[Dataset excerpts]

+---+

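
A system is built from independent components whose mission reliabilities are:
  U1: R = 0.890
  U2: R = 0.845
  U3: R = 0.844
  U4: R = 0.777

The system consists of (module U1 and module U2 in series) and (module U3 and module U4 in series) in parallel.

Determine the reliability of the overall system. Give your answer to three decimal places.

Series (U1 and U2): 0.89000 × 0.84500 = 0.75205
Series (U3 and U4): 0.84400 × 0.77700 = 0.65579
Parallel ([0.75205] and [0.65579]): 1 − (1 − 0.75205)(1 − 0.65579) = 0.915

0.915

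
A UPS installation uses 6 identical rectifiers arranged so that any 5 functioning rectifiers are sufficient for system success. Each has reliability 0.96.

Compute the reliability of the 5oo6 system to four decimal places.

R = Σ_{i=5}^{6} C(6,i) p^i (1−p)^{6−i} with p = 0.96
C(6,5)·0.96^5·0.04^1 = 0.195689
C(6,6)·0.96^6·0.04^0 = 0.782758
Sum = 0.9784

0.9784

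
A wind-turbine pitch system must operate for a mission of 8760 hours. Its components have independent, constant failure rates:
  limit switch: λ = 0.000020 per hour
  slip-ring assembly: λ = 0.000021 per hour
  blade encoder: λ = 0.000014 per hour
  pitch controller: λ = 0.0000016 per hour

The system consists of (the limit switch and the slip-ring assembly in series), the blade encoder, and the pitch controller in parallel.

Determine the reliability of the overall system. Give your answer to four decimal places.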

+---+

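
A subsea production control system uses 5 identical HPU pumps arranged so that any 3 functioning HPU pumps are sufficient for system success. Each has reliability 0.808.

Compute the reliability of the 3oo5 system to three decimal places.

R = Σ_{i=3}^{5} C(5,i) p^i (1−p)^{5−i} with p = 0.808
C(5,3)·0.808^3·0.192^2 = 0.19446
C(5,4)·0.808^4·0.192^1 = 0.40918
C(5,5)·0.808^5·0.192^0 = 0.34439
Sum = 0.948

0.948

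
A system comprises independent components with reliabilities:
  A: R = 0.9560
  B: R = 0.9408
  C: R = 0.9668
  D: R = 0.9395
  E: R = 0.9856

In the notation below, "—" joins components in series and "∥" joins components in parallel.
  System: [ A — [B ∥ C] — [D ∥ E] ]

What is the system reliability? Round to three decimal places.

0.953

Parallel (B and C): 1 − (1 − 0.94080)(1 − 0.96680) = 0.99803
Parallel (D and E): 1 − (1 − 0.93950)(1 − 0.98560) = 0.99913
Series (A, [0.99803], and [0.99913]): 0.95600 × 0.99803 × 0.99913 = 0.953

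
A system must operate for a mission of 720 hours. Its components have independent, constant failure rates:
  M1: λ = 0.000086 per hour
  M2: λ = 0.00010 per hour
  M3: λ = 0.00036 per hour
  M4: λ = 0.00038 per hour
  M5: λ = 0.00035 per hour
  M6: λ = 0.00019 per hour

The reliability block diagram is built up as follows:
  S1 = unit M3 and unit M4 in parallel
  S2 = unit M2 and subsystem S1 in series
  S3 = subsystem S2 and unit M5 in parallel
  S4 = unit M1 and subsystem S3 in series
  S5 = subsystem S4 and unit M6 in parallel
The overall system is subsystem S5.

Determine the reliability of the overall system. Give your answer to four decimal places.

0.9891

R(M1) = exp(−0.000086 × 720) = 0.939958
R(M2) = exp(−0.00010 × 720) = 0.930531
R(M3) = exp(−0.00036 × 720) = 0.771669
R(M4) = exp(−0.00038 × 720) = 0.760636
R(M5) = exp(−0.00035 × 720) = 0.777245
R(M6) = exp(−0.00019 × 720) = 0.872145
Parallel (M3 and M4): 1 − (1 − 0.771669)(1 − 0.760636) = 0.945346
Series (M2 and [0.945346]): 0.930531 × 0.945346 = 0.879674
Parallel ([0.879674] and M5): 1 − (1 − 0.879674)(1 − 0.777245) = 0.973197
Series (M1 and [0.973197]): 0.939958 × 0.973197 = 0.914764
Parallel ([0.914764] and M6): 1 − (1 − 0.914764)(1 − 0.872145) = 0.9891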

+---+

Exercise details ▸ What lines above contain the word "pitch"? Return each such line.

Answer space ▸
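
A wind-turbine pitch system must operate for a mission of 8760 hours. Its components have independent, constant failure rates:
  pitch controller: λ = 0.0000016 per hour
The system consists of (the limit switch and the slip-ring assembly in series), the blade encoder, and the pitch controller in parallel.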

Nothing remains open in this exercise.